▶ _Your assignment_
What do the lines from the top of the data through the line with "(4^5 * (-3)-8) * (13" say? Quote them exactly and include both ends.

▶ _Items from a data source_
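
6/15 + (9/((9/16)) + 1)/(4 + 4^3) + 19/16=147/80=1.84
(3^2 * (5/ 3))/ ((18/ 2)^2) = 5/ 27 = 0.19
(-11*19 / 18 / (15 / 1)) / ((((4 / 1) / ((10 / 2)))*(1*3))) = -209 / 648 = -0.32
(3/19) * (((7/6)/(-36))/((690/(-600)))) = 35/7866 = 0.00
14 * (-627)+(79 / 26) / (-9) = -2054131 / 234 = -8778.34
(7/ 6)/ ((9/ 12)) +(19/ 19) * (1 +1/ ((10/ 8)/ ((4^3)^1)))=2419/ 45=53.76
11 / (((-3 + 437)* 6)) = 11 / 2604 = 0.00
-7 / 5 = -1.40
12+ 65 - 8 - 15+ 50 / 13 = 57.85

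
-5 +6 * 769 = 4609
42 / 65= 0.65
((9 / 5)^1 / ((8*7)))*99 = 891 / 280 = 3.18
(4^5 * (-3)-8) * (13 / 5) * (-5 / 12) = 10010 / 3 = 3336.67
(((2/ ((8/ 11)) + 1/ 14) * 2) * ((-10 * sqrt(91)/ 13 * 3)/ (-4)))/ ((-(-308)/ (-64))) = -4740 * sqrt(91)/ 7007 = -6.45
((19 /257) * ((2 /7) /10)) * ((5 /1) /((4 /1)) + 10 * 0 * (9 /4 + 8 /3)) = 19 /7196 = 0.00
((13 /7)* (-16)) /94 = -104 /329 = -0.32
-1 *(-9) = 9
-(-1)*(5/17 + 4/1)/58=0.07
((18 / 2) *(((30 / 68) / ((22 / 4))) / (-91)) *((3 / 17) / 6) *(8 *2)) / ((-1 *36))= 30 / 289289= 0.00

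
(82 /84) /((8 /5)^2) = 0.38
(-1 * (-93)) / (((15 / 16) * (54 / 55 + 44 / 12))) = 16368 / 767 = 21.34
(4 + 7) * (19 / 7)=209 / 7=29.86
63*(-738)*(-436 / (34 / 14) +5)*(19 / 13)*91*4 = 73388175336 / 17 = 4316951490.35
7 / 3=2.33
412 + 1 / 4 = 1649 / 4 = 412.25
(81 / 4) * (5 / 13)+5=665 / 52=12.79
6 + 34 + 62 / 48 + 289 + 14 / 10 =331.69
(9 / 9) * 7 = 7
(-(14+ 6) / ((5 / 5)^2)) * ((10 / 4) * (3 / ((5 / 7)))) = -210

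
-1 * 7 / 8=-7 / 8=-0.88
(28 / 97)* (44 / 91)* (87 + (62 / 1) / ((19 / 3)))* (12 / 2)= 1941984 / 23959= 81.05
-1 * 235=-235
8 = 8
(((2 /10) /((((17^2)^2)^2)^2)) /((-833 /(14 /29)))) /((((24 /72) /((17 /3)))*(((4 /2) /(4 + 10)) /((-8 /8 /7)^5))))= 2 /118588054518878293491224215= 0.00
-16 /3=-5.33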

▶ _Solution_
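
6/15 + (9/((9/16)) + 1)/(4 + 4^3) + 19/16=147/80=1.84
(3^2 * (5/ 3))/ ((18/ 2)^2) = 5/ 27 = 0.19
(-11*19 / 18 / (15 / 1)) / ((((4 / 1) / ((10 / 2)))*(1*3))) = -209 / 648 = -0.32
(3/19) * (((7/6)/(-36))/((690/(-600)))) = 35/7866 = 0.00
14 * (-627)+(79 / 26) / (-9) = -2054131 / 234 = -8778.34
(7/ 6)/ ((9/ 12)) +(19/ 19) * (1 +1/ ((10/ 8)/ ((4^3)^1)))=2419/ 45=53.76
11 / (((-3 + 437)* 6)) = 11 / 2604 = 0.00
-7 / 5 = -1.40
12+ 65 - 8 - 15+ 50 / 13 = 57.85

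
-5 +6 * 769 = 4609
42 / 65= 0.65
((9 / 5)^1 / ((8*7)))*99 = 891 / 280 = 3.18
(4^5 * (-3)-8) * (13 / 5) * (-5 / 12) = 10010 / 3 = 3336.67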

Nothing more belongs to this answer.